Saved data entries
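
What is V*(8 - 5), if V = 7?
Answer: 21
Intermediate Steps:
V*(8 - 5) = 7*(8 - 5) = 7*3 = 21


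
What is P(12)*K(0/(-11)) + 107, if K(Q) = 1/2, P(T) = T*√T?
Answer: 107 + 12*√3 ≈ 127.78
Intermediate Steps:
P(T) = T^(3/2)
K(Q) = ½
P(12)*K(0/(-11)) + 107 = 12^(3/2)*(½) + 107 = (24*√3)*(½) + 107 = 12*√3 + 107 = 107 + 12*√3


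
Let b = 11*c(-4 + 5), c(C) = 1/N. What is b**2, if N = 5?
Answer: 121/25 ≈ 4.8400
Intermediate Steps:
c(C) = 1/5
b = 11/5 (b = 11*(1/5) = 11/5 ≈ 2.2000)
b**2 = (11/5)**2 = 121/25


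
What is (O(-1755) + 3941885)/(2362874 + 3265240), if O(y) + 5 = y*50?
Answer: 642355/938019 ≈ 0.68480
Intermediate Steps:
O(y) = -5 + 50*y (O(y) = -5 + y*50 = -5 + 50*y)
(O(-1755) + 3941885)/(2362874 + 3265240) = ((-5 + 50*(-1755)) + 3941885)/(2362874 + 3265240) = ((-5 - 87750) + 3941885)/5628114 = (-87755 + 3941885)*(1/5628114) = 3854130*(1/5628114) = 642355/938019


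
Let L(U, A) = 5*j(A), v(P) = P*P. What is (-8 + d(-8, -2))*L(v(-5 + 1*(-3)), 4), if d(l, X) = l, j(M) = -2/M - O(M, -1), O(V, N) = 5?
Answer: 440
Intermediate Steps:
j(M) = -5 - 2/M (j(M) = -2/M - 1*5 = -2/M - 5 = -5 - 2/M)
v(P) = P²
L(U, A) = -25 - 10/A (L(U, A) = 5*(-5 - 2/A) = -25 - 10/A)
(-8 + d(-8, -2))*L(v(-5 + 1*(-3)), 4) = (-8 - 8)*(-25 - 10/4) = -16*(-25 - 10*¼) = -16*(-25 - 5/2) = -16*(-55/2) = 440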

> **ABOUT THIS TASK**: All entries are to be returned word for word.

> **TASK SOLUTION**:
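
What is V*(8 - 5), if V = 7?
Answer: 21
Intermediate Steps:
V*(8 - 5) = 7*(8 - 5) = 7*3 = 21


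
What is P(12)*K(0/(-11)) + 107, if K(Q) = 1/2, P(T) = T*√T?
Answer: 107 + 12*√3 ≈ 127.78
Intermediate Steps:
P(T) = T^(3/2)
K(Q) = ½
P(12)*K(0/(-11)) + 107 = 12^(3/2)*(½) + 107 = (24*√3)*(½) + 107 = 12*√3 + 107 = 107 + 12*√3


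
Let b = 11*c(-4 + 5), c(C) = 1/N. What is b**2, if N = 5?
Answer: 121/25 ≈ 4.8400
Intermediate Steps:
c(C) = 1/5
b = 11/5 (b = 11*(1/5) = 11/5 ≈ 2.2000)
b**2 = (11/5)**2 = 121/25


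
What is (O(-1755) + 3941885)/(2362874 + 3265240), if O(y) + 5 = y*50?
Answer: 642355/938019 ≈ 0.68480
Intermediate Steps:
O(y) = -5 + 50*y (O(y) = -5 + y*50 = -5 + 50*y)
(O(-1755) + 3941885)/(2362874 + 3265240) = ((-5 + 50*(-1755)) + 3941885)/(2362874 + 3265240) = ((-5 - 87750) + 3941885)/5628114 = (-87755 + 3941885)*(1/5628114) = 3854130*(1/5628114) = 642355/938019


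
Let L(U, A) = 5*j(A), v(P) = P*P. What is (-8 + d(-8, -2))*L(v(-5 + 1*(-3)), 4), if d(l, X) = l, j(M) = -2/M - O(M, -1), O(V, N) = 5?
Answer: 440
Intermediate Steps:
j(M) = -5 - 2/M (j(M) = -2/M - 1*5 = -2/M - 5 = -5 - 2/M)
v(P) = P²
L(U, A) = -25 - 10/A (L(U, A) = 5*(-5 - 2/A) = -25 - 10/A)
(-8 + d(-8, -2))*L(v(-5 + 1*(-3)), 4) = (-8 - 8)*(-25 - 10/4) = -16*(-25 - 10*¼) = -16*(-25 - 5/2) = -16*(-55/2) = 440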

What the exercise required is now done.